What is needed:
Write the data out again, matching every line exactly.
Data section start
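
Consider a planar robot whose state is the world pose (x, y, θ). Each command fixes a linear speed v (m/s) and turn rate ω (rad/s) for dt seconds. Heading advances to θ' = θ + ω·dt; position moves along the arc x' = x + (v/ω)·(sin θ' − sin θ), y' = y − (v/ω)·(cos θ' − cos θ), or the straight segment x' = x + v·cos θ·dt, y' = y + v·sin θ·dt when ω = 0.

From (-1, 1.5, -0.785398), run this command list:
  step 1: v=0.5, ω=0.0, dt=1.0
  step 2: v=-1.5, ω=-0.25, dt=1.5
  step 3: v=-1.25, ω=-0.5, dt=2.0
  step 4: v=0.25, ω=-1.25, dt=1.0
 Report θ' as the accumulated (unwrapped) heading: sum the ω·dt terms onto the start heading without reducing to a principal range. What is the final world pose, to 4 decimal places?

(-1.9104, 5.3011, -3.4104)

step 1: θ'=-0.7854 (straight) → pose (-0.6464, 1.1464, -0.7854)
step 2: θ'=-1.1604 (R=6.0000) → pose (-1.9056, 2.9952, -1.1604)
step 3: θ'=-2.1604 (R=2.5000) → pose (-1.6911, 5.3828, -2.1604)
step 4: θ'=-3.4104 (R=-0.2000) → pose (-1.9104, 5.3011, -3.4104)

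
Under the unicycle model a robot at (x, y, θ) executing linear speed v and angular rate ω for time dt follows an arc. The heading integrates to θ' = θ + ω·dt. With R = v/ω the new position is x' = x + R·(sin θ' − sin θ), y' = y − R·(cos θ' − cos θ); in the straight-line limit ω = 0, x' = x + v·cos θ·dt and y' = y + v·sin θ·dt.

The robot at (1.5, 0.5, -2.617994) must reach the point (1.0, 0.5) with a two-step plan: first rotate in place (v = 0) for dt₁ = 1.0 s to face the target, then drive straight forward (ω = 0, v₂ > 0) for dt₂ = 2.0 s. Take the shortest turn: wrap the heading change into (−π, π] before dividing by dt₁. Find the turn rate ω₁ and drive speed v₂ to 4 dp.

heading to target = atan2(0.5−0.5, 1−1.5) = 3.1416
Δθ = wrap(3.1416 − -2.6180) = -0.5236; ω₁ = Δθ/dt₁ = -0.5236
distance = √((1−1.5)² + (0.5−0.5)²) = 0.5000; v₂ = distance/dt₂ = 0.2500

ω₁ = -0.5236, v₂ = 0.2500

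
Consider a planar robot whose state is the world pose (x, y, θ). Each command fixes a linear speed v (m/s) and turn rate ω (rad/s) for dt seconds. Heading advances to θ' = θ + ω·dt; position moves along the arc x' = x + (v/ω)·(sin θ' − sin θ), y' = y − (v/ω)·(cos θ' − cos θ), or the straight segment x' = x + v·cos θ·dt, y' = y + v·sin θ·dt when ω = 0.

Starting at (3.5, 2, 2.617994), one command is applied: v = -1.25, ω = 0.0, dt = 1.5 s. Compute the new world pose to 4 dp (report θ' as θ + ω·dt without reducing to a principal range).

θ' = 2.6180 + 0.0·1.5 = 2.6180
ω = 0 → straight: x' = 3.5 + -1.25·cos(2.6180)·1.5 = 5.1238
y' = 2 + -1.25·sin(2.6180)·1.5 = 1.0625

(5.1238, 1.0625, 2.6180)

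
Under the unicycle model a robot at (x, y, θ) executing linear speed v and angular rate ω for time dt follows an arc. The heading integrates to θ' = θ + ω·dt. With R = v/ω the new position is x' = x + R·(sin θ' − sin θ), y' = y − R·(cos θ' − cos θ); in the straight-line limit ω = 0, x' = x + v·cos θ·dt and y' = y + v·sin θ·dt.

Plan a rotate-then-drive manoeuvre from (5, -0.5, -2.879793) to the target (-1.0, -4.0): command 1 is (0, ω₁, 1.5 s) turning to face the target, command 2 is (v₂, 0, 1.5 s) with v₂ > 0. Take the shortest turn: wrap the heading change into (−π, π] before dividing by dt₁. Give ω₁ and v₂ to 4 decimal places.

ω₁ = 0.1775, v₂ = 4.6308

heading to target = atan2(-4−-0.5, -1−5) = -2.6135
Δθ = wrap(-2.6135 − -2.8798) = 0.2663; ω₁ = Δθ/dt₁ = 0.1775
distance = √((-1−5)² + (-4−-0.5)²) = 6.9462; v₂ = distance/dt₂ = 4.6308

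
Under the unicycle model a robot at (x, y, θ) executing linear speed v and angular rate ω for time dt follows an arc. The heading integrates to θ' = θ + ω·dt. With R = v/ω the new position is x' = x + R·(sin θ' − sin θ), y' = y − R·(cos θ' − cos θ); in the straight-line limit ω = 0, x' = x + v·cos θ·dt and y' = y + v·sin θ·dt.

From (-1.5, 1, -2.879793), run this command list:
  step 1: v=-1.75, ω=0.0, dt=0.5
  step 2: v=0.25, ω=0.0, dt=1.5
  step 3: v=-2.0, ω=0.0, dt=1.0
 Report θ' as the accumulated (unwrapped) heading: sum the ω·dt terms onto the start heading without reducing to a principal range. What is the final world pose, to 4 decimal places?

(0.9148, 1.6470, -2.8798)

step 1: θ'=-2.8798 (straight) → pose (-0.6548, 1.2265, -2.8798)
step 2: θ'=-2.8798 (straight) → pose (-1.0170, 1.1294, -2.8798)
step 3: θ'=-2.8798 (straight) → pose (0.9148, 1.6470, -2.8798)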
Data section end
Task answer:
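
Consider a planar robot whose state is the world pose (x, y, θ). Each command fixes a linear speed v (m/s) and turn rate ω (rad/s) for dt seconds. Heading advances to θ' = θ + ω·dt; position moves along the arc x' = x + (v/ω)·(sin θ' − sin θ), y' = y − (v/ω)·(cos θ' − cos θ), or the straight segment x' = x + v·cos θ·dt, y' = y + v·sin θ·dt when ω = 0.

From (-1, 1.5, -0.785398), run this command list:
  step 1: v=0.5, ω=0.0, dt=1.0
  step 2: v=-1.5, ω=-0.25, dt=1.5
  step 3: v=-1.25, ω=-0.5, dt=2.0
  step 4: v=0.25, ω=-1.25, dt=1.0
 Report θ' as the accumulated (unwrapped) heading: sum the ω·dt terms onto the start heading without reducing to a principal range. What is the final world pose, to 4 decimal places?

(-1.9104, 5.3011, -3.4104)

step 1: θ'=-0.7854 (straight) → pose (-0.6464, 1.1464, -0.7854)
step 2: θ'=-1.1604 (R=6.0000) → pose (-1.9056, 2.9952, -1.1604)
step 3: θ'=-2.1604 (R=2.5000) → pose (-1.6911, 5.3828, -2.1604)
step 4: θ'=-3.4104 (R=-0.2000) → pose (-1.9104, 5.3011, -3.4104)

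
Under the unicycle model a robot at (x, y, θ) executing linear speed v and angular rate ω for time dt follows an arc. The heading integrates to θ' = θ + ω·dt. With R = v/ω the new position is x' = x + R·(sin θ' − sin θ), y' = y − R·(cos θ' − cos θ); in the straight-line limit ω = 0, x' = x + v·cos θ·dt and y' = y + v·sin θ·dt.

The robot at (1.5, 0.5, -2.617994) must reach the point (1.0, 0.5) with a two-step plan: first rotate in place (v = 0) for dt₁ = 1.0 s to face the target, then drive straight forward (ω = 0, v₂ > 0) for dt₂ = 2.0 s. Take the shortest turn: wrap the heading change into (−π, π] before dividing by dt₁. Find the turn rate ω₁ and drive speed v₂ to 4 dp.

heading to target = atan2(0.5−0.5, 1−1.5) = 3.1416
Δθ = wrap(3.1416 − -2.6180) = -0.5236; ω₁ = Δθ/dt₁ = -0.5236
distance = √((1−1.5)² + (0.5−0.5)²) = 0.5000; v₂ = distance/dt₂ = 0.2500

ω₁ = -0.5236, v₂ = 0.2500

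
Consider a planar robot whose state is the world pose (x, y, θ). Each command fixes a linear speed v (m/s) and turn rate ω (rad/s) for dt seconds. Heading advances to θ' = θ + ω·dt; position moves along the arc x' = x + (v/ω)·(sin θ' − sin θ), y' = y − (v/ω)·(cos θ' − cos θ), or the straight segment x' = x + v·cos θ·dt, y' = y + v·sin θ·dt when ω = 0.

Starting at (3.5, 2, 2.617994), one command is applied: v = -1.25, ω = 0.0, dt = 1.5 s. Compute the new world pose to 4 dp (report θ' as θ + ω·dt without reducing to a principal range).

θ' = 2.6180 + 0.0·1.5 = 2.6180
ω = 0 → straight: x' = 3.5 + -1.25·cos(2.6180)·1.5 = 5.1238
y' = 2 + -1.25·sin(2.6180)·1.5 = 1.0625

(5.1238, 1.0625, 2.6180)

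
Under the unicycle model a robot at (x, y, θ) executing linear speed v and angular rate ω for time dt follows an arc. The heading integrates to θ' = θ + ω·dt. With R = v/ω the new position is x' = x + R·(sin θ' − sin θ), y' = y − R·(cos θ' − cos θ); in the straight-line limit ω = 0, x' = x + v·cos θ·dt and y' = y + v·sin θ·dt.

Plan a rotate-then-drive manoeuvre from (5, -0.5, -2.879793) to the target (-1.0, -4.0): command 1 is (0, ω₁, 1.5 s) turning to face the target, command 2 is (v₂, 0, 1.5 s) with v₂ > 0. Take the shortest turn: wrap the heading change into (−π, π] before dividing by dt₁. Give ω₁ and v₂ to 4 decimal places.

ω₁ = 0.1775, v₂ = 4.6308

heading to target = atan2(-4−-0.5, -1−5) = -2.6135
Δθ = wrap(-2.6135 − -2.8798) = 0.2663; ω₁ = Δθ/dt₁ = 0.1775
distance = √((-1−5)² + (-4−-0.5)²) = 6.9462; v₂ = distance/dt₂ = 4.6308

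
Under the unicycle model a robot at (x, y, θ) executing linear speed v and angular rate ω for time dt follows an arc. The heading integrates to θ' = θ + ω·dt. With R = v/ω the new position is x' = x + R·(sin θ' − sin θ), y' = y − R·(cos θ' − cos θ); in the straight-line limit ω = 0, x' = x + v·cos θ·dt and y' = y + v·sin θ·dt.

From (-1.5, 1, -2.879793), run this command list:
  step 1: v=-1.75, ω=0.0, dt=0.5
  step 2: v=0.25, ω=0.0, dt=1.5
  step 3: v=-2.0, ω=0.0, dt=1.0
 Report θ' as the accumulated (unwrapped) heading: sum the ω·dt terms onto the start heading without reducing to a principal range. What is the final world pose, to 4 decimal places?

(0.9148, 1.6470, -2.8798)

step 1: θ'=-2.8798 (straight) → pose (-0.6548, 1.2265, -2.8798)
step 2: θ'=-2.8798 (straight) → pose (-1.0170, 1.1294, -2.8798)
step 3: θ'=-2.8798 (straight) → pose (0.9148, 1.6470, -2.8798)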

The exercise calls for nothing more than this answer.